Source records:
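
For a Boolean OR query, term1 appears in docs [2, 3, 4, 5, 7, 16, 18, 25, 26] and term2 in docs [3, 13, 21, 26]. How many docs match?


Boolean OR: find union of posting lists
term1 docs: [2, 3, 4, 5, 7, 16, 18, 25, 26]
term2 docs: [3, 13, 21, 26]
Union: [2, 3, 4, 5, 7, 13, 16, 18, 21, 25, 26]
|union| = 11

11


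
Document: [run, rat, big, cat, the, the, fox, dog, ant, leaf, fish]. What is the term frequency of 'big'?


Document has 11 words
Scanning for 'big':
Found at positions: [2]
Count = 1

1


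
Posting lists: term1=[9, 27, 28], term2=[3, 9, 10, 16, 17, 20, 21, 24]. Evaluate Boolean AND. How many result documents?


Boolean AND: find intersection of posting lists
term1 docs: [9, 27, 28]
term2 docs: [3, 9, 10, 16, 17, 20, 21, 24]
Intersection: [9]
|intersection| = 1

1


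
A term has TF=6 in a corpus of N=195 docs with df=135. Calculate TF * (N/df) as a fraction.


TF * (N/df)
= 6 * (195/135)
= 6 * 13/9
= 26/3

26/3


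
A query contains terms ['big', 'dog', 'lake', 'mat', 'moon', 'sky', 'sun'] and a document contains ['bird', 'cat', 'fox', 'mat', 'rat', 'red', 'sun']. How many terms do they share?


Query terms: ['big', 'dog', 'lake', 'mat', 'moon', 'sky', 'sun']
Document terms: ['bird', 'cat', 'fox', 'mat', 'rat', 'red', 'sun']
Common terms: ['mat', 'sun']
Overlap count = 2

2


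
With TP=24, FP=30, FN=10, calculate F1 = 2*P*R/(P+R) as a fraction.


F1 = 2 * P * R / (P + R)
P = TP/(TP+FP) = 24/54 = 4/9
R = TP/(TP+FN) = 24/34 = 12/17
2 * P * R = 2 * 4/9 * 12/17 = 32/51
P + R = 4/9 + 12/17 = 176/153
F1 = 32/51 / 176/153 = 6/11

6/11


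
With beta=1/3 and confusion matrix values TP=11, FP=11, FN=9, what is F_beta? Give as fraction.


P = TP/(TP+FP) = 11/22 = 1/2
R = TP/(TP+FN) = 11/20 = 11/20
beta^2 = 1/3^2 = 1/9
(1 + beta^2) = 10/9
Numerator = (1+beta^2)*P*R = 11/36
Denominator = beta^2*P + R = 1/18 + 11/20 = 109/180
F_beta = 55/109

55/109


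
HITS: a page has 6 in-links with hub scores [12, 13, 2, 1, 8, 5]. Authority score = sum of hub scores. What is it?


Authority = sum of hub scores of in-linkers
In-link 1: hub score = 12
In-link 2: hub score = 13
In-link 3: hub score = 2
In-link 4: hub score = 1
In-link 5: hub score = 8
In-link 6: hub score = 5
Authority = 12 + 13 + 2 + 1 + 8 + 5 = 41

41


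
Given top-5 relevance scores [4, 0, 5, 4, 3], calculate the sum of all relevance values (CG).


Cumulative Gain = sum of relevance scores
Position 1: rel=4, running sum=4
Position 2: rel=0, running sum=4
Position 3: rel=5, running sum=9
Position 4: rel=4, running sum=13
Position 5: rel=3, running sum=16
CG = 16

16


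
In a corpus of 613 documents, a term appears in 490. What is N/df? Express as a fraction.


IDF ratio = N / df
= 613 / 490
= 613/490

613/490


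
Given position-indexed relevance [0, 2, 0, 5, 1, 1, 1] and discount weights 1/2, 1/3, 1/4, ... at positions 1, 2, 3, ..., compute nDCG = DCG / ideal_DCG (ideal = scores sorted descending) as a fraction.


Position discount weights w_i = 1/(i+1) for i=1..7:
Weights = [1/2, 1/3, 1/4, 1/5, 1/6, 1/7, 1/8]
Actual relevance: [0, 2, 0, 5, 1, 1, 1]
DCG = 0/2 + 2/3 + 0/4 + 5/5 + 1/6 + 1/7 + 1/8 = 353/168
Ideal relevance (sorted desc): [5, 2, 1, 1, 1, 0, 0]
Ideal DCG = 5/2 + 2/3 + 1/4 + 1/5 + 1/6 + 0/7 + 0/8 = 227/60
nDCG = DCG / ideal_DCG = 353/168 / 227/60 = 1765/3178

1765/3178


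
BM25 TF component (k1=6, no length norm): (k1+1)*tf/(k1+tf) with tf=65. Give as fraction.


BM25 TF component = (k1+1)*tf / (k1+tf)
k1 = 6, tf = 65
Numerator = (6+1)*65 = 455
Denominator = 6 + 65 = 71
= 455/71 = 455/71

455/71


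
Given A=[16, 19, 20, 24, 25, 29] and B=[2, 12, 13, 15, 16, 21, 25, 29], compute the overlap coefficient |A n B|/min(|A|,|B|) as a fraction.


A intersect B = [16, 25, 29]
|A intersect B| = 3
min(|A|, |B|) = min(6, 8) = 6
Overlap = 3 / 6 = 1/2

1/2


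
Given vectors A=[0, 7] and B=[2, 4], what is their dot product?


Dot product = sum of element-wise products
A[0]*B[0] = 0*2 = 0
A[1]*B[1] = 7*4 = 28
Sum = 0 + 28 = 28

28


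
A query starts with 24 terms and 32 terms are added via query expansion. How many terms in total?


Original terms: 24
Expansion terms: 32
Total = 24 + 32 = 56

56


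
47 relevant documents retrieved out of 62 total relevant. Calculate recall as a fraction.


Recall = retrieved_relevant / total_relevant
= 47 / 62
= 47 / (47 + 15)
= 47/62

47/62


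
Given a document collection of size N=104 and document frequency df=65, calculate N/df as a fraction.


IDF ratio = N / df
= 104 / 65
= 8/5

8/5


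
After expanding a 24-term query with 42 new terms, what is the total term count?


Original terms: 24
Expansion terms: 42
Total = 24 + 42 = 66

66


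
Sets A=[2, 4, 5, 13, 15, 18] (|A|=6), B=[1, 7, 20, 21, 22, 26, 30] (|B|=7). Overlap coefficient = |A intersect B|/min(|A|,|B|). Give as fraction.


A intersect B = []
|A intersect B| = 0
min(|A|, |B|) = min(6, 7) = 6
Overlap = 0 / 6 = 0

0


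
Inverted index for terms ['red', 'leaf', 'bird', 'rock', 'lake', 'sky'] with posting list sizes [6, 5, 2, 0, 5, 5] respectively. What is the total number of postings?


Summing posting list sizes:
'red': 6 postings
'leaf': 5 postings
'bird': 2 postings
'rock': 0 postings
'lake': 5 postings
'sky': 5 postings
Total = 6 + 5 + 2 + 0 + 5 + 5 = 23

23


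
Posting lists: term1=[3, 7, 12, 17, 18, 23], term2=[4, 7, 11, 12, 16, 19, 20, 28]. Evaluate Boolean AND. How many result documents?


Boolean AND: find intersection of posting lists
term1 docs: [3, 7, 12, 17, 18, 23]
term2 docs: [4, 7, 11, 12, 16, 19, 20, 28]
Intersection: [7, 12]
|intersection| = 2

2


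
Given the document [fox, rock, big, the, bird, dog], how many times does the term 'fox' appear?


Document has 6 words
Scanning for 'fox':
Found at positions: [0]
Count = 1

1


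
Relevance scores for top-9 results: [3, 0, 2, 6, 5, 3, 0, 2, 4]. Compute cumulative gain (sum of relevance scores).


Cumulative Gain = sum of relevance scores
Position 1: rel=3, running sum=3
Position 2: rel=0, running sum=3
Position 3: rel=2, running sum=5
Position 4: rel=6, running sum=11
Position 5: rel=5, running sum=16
Position 6: rel=3, running sum=19
Position 7: rel=0, running sum=19
Position 8: rel=2, running sum=21
Position 9: rel=4, running sum=25
CG = 25

25


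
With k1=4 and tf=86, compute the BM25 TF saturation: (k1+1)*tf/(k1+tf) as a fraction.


BM25 TF component = (k1+1)*tf / (k1+tf)
k1 = 4, tf = 86
Numerator = (4+1)*86 = 430
Denominator = 4 + 86 = 90
= 430/90 = 43/9

43/9


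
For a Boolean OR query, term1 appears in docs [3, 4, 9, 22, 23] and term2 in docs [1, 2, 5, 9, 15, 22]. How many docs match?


Boolean OR: find union of posting lists
term1 docs: [3, 4, 9, 22, 23]
term2 docs: [1, 2, 5, 9, 15, 22]
Union: [1, 2, 3, 4, 5, 9, 15, 22, 23]
|union| = 9

9


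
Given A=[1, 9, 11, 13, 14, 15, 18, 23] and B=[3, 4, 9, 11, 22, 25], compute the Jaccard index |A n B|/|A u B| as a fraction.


A intersect B = [9, 11]
|A intersect B| = 2
A union B = [1, 3, 4, 9, 11, 13, 14, 15, 18, 22, 23, 25]
|A union B| = 12
Jaccard = 2/12 = 1/6

1/6


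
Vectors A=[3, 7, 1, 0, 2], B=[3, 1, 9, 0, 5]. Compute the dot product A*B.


Dot product = sum of element-wise products
A[0]*B[0] = 3*3 = 9
A[1]*B[1] = 7*1 = 7
A[2]*B[2] = 1*9 = 9
A[3]*B[3] = 0*0 = 0
A[4]*B[4] = 2*5 = 10
Sum = 9 + 7 + 9 + 0 + 10 = 35

35


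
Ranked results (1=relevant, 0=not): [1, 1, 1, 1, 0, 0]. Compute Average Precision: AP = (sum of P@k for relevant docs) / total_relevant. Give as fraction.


Computing P@k for each relevant position:
Position 1: relevant, P@1 = 1/1 = 1
Position 2: relevant, P@2 = 2/2 = 1
Position 3: relevant, P@3 = 3/3 = 1
Position 4: relevant, P@4 = 4/4 = 1
Position 5: not relevant
Position 6: not relevant
Sum of P@k = 1 + 1 + 1 + 1 = 4
AP = 4 / 4 = 1

1


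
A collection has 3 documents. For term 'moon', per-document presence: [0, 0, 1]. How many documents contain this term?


Checking each document for 'moon':
Doc 1: absent
Doc 2: absent
Doc 3: present
df = sum of presences = 0 + 0 + 1 = 1

1


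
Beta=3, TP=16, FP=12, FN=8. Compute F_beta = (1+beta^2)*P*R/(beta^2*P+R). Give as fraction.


P = TP/(TP+FP) = 16/28 = 4/7
R = TP/(TP+FN) = 16/24 = 2/3
beta^2 = 3^2 = 9
(1 + beta^2) = 10
Numerator = (1+beta^2)*P*R = 80/21
Denominator = beta^2*P + R = 36/7 + 2/3 = 122/21
F_beta = 40/61

40/61


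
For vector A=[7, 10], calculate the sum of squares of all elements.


|A|^2 = sum of squared components
A[0]^2 = 7^2 = 49
A[1]^2 = 10^2 = 100
Sum = 49 + 100 = 149

149


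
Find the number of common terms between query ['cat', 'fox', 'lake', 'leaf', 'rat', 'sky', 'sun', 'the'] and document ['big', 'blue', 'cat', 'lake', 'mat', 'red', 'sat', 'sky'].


Query terms: ['cat', 'fox', 'lake', 'leaf', 'rat', 'sky', 'sun', 'the']
Document terms: ['big', 'blue', 'cat', 'lake', 'mat', 'red', 'sat', 'sky']
Common terms: ['cat', 'lake', 'sky']
Overlap count = 3

3


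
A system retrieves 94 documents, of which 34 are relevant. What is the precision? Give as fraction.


Precision = relevant_retrieved / total_retrieved
= 34 / 94
= 34 / (34 + 60)
= 17/47

17/47


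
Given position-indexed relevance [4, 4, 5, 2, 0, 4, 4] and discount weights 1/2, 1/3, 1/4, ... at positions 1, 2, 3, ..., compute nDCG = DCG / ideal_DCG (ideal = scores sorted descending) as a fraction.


Position discount weights w_i = 1/(i+1) for i=1..7:
Weights = [1/2, 1/3, 1/4, 1/5, 1/6, 1/7, 1/8]
Actual relevance: [4, 4, 5, 2, 0, 4, 4]
DCG = 4/2 + 4/3 + 5/4 + 2/5 + 0/6 + 4/7 + 4/8 = 2543/420
Ideal relevance (sorted desc): [5, 4, 4, 4, 4, 2, 0]
Ideal DCG = 5/2 + 4/3 + 4/4 + 4/5 + 4/6 + 2/7 + 0/8 = 461/70
nDCG = DCG / ideal_DCG = 2543/420 / 461/70 = 2543/2766

2543/2766


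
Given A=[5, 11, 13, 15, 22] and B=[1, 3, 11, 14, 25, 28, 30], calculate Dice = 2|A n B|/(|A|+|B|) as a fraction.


A intersect B = [11]
|A intersect B| = 1
|A| = 5, |B| = 7
Dice = 2*1 / (5+7)
= 2 / 12 = 1/6

1/6


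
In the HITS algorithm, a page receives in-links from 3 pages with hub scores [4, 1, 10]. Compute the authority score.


Authority = sum of hub scores of in-linkers
In-link 1: hub score = 4
In-link 2: hub score = 1
In-link 3: hub score = 10
Authority = 4 + 1 + 10 = 15

15


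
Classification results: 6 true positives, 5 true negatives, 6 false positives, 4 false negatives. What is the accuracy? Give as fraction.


Accuracy = (TP + TN) / (TP + TN + FP + FN)
TP + TN = 6 + 5 = 11
Total = 6 + 5 + 6 + 4 = 21
Accuracy = 11 / 21 = 11/21

11/21


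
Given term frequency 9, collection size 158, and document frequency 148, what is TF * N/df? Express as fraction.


TF * (N/df)
= 9 * (158/148)
= 9 * 79/74
= 711/74

711/74


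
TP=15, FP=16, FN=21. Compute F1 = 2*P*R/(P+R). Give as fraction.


F1 = 2 * P * R / (P + R)
P = TP/(TP+FP) = 15/31 = 15/31
R = TP/(TP+FN) = 15/36 = 5/12
2 * P * R = 2 * 15/31 * 5/12 = 25/62
P + R = 15/31 + 5/12 = 335/372
F1 = 25/62 / 335/372 = 30/67

30/67


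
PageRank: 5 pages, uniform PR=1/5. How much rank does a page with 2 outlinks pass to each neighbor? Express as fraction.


Initial PR = 1/5 = 1/5
Outlinks = 2
Contribution per link = PR / outlinks
= 1/5 / 2
= 1/10

1/10


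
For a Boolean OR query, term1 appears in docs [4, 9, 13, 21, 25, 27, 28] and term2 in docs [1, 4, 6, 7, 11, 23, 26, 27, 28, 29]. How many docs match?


Boolean OR: find union of posting lists
term1 docs: [4, 9, 13, 21, 25, 27, 28]
term2 docs: [1, 4, 6, 7, 11, 23, 26, 27, 28, 29]
Union: [1, 4, 6, 7, 9, 11, 13, 21, 23, 25, 26, 27, 28, 29]
|union| = 14

14


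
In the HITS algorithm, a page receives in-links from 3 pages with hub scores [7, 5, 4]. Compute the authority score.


Authority = sum of hub scores of in-linkers
In-link 1: hub score = 7
In-link 2: hub score = 5
In-link 3: hub score = 4
Authority = 7 + 5 + 4 = 16

16


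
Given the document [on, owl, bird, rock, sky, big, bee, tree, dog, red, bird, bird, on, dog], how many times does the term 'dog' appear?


Document has 14 words
Scanning for 'dog':
Found at positions: [8, 13]
Count = 2

2


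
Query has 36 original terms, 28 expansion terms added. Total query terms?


Original terms: 36
Expansion terms: 28
Total = 36 + 28 = 64

64


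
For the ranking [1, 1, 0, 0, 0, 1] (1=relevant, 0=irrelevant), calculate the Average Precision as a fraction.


Computing P@k for each relevant position:
Position 1: relevant, P@1 = 1/1 = 1
Position 2: relevant, P@2 = 2/2 = 1
Position 3: not relevant
Position 4: not relevant
Position 5: not relevant
Position 6: relevant, P@6 = 3/6 = 1/2
Sum of P@k = 1 + 1 + 1/2 = 5/2
AP = 5/2 / 3 = 5/6

5/6


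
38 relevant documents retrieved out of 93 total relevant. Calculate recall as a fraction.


Recall = retrieved_relevant / total_relevant
= 38 / 93
= 38 / (38 + 55)
= 38/93

38/93


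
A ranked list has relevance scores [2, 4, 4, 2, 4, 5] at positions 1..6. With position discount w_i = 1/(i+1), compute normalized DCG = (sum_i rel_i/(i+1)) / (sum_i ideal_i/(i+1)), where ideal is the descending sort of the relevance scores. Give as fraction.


Position discount weights w_i = 1/(i+1) for i=1..6:
Weights = [1/2, 1/3, 1/4, 1/5, 1/6, 1/7]
Actual relevance: [2, 4, 4, 2, 4, 5]
DCG = 2/2 + 4/3 + 4/4 + 2/5 + 4/6 + 5/7 = 179/35
Ideal relevance (sorted desc): [5, 4, 4, 4, 2, 2]
Ideal DCG = 5/2 + 4/3 + 4/4 + 4/5 + 2/6 + 2/7 = 1313/210
nDCG = DCG / ideal_DCG = 179/35 / 1313/210 = 1074/1313

1074/1313


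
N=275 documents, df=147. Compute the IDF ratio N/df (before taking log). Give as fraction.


IDF ratio = N / df
= 275 / 147
= 275/147

275/147


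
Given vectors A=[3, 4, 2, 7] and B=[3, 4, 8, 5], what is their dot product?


Dot product = sum of element-wise products
A[0]*B[0] = 3*3 = 9
A[1]*B[1] = 4*4 = 16
A[2]*B[2] = 2*8 = 16
A[3]*B[3] = 7*5 = 35
Sum = 9 + 16 + 16 + 35 = 76

76


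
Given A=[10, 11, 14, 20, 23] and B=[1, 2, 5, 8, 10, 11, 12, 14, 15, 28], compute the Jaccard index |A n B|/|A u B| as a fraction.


A intersect B = [10, 11, 14]
|A intersect B| = 3
A union B = [1, 2, 5, 8, 10, 11, 12, 14, 15, 20, 23, 28]
|A union B| = 12
Jaccard = 3/12 = 1/4

1/4


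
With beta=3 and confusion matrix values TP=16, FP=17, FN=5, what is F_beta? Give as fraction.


P = TP/(TP+FP) = 16/33 = 16/33
R = TP/(TP+FN) = 16/21 = 16/21
beta^2 = 3^2 = 9
(1 + beta^2) = 10
Numerator = (1+beta^2)*P*R = 2560/693
Denominator = beta^2*P + R = 48/11 + 16/21 = 1184/231
F_beta = 80/111

80/111


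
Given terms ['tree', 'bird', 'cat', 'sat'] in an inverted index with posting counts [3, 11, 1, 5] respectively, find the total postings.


Summing posting list sizes:
'tree': 3 postings
'bird': 11 postings
'cat': 1 postings
'sat': 5 postings
Total = 3 + 11 + 1 + 5 = 20

20


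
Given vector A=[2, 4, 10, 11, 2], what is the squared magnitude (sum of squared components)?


|A|^2 = sum of squared components
A[0]^2 = 2^2 = 4
A[1]^2 = 4^2 = 16
A[2]^2 = 10^2 = 100
A[3]^2 = 11^2 = 121
A[4]^2 = 2^2 = 4
Sum = 4 + 16 + 100 + 121 + 4 = 245

245


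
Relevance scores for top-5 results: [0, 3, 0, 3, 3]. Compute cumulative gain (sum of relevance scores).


Cumulative Gain = sum of relevance scores
Position 1: rel=0, running sum=0
Position 2: rel=3, running sum=3
Position 3: rel=0, running sum=3
Position 4: rel=3, running sum=6
Position 5: rel=3, running sum=9
CG = 9

9


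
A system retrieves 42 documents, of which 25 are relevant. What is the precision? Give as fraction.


Precision = relevant_retrieved / total_retrieved
= 25 / 42
= 25 / (25 + 17)
= 25/42

25/42


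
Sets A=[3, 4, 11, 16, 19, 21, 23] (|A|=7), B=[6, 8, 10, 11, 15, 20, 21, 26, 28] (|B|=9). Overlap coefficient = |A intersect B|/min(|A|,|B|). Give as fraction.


A intersect B = [11, 21]
|A intersect B| = 2
min(|A|, |B|) = min(7, 9) = 7
Overlap = 2 / 7 = 2/7

2/7


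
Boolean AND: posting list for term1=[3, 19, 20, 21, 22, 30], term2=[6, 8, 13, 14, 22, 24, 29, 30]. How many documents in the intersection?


Boolean AND: find intersection of posting lists
term1 docs: [3, 19, 20, 21, 22, 30]
term2 docs: [6, 8, 13, 14, 22, 24, 29, 30]
Intersection: [22, 30]
|intersection| = 2

2


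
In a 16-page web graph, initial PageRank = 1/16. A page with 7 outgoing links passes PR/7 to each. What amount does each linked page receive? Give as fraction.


Initial PR = 1/16 = 1/16
Outlinks = 7
Contribution per link = PR / outlinks
= 1/16 / 7
= 1/112

1/112


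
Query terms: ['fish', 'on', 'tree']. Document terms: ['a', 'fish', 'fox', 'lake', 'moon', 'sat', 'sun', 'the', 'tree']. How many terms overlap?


Query terms: ['fish', 'on', 'tree']
Document terms: ['a', 'fish', 'fox', 'lake', 'moon', 'sat', 'sun', 'the', 'tree']
Common terms: ['fish', 'tree']
Overlap count = 2

2


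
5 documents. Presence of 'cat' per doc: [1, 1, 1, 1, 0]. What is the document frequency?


Checking each document for 'cat':
Doc 1: present
Doc 2: present
Doc 3: present
Doc 4: present
Doc 5: absent
df = sum of presences = 1 + 1 + 1 + 1 + 0 = 4

4


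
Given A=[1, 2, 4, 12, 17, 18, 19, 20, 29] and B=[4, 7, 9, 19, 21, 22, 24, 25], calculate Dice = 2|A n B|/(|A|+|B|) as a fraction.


A intersect B = [4, 19]
|A intersect B| = 2
|A| = 9, |B| = 8
Dice = 2*2 / (9+8)
= 4 / 17 = 4/17

4/17


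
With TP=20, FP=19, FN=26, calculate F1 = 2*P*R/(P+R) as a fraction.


F1 = 2 * P * R / (P + R)
P = TP/(TP+FP) = 20/39 = 20/39
R = TP/(TP+FN) = 20/46 = 10/23
2 * P * R = 2 * 20/39 * 10/23 = 400/897
P + R = 20/39 + 10/23 = 850/897
F1 = 400/897 / 850/897 = 8/17

8/17


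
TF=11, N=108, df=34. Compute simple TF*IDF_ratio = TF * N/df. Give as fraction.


TF * (N/df)
= 11 * (108/34)
= 11 * 54/17
= 594/17

594/17


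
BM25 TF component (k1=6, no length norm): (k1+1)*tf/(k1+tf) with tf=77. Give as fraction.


BM25 TF component = (k1+1)*tf / (k1+tf)
k1 = 6, tf = 77
Numerator = (6+1)*77 = 539
Denominator = 6 + 77 = 83
= 539/83 = 539/83

539/83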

§ TASK PROMPT
Give back, word for word, only the lines from the one containing "tf=77. Give as fraction." through the closing line of the entries.

§ TASK RESULT
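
BM25 TF component (k1=6, no length norm): (k1+1)*tf/(k1+tf) with tf=77. Give as fraction.


BM25 TF component = (k1+1)*tf / (k1+tf)
k1 = 6, tf = 77
Numerator = (6+1)*77 = 539
Denominator = 6 + 77 = 83
= 539/83 = 539/83

539/83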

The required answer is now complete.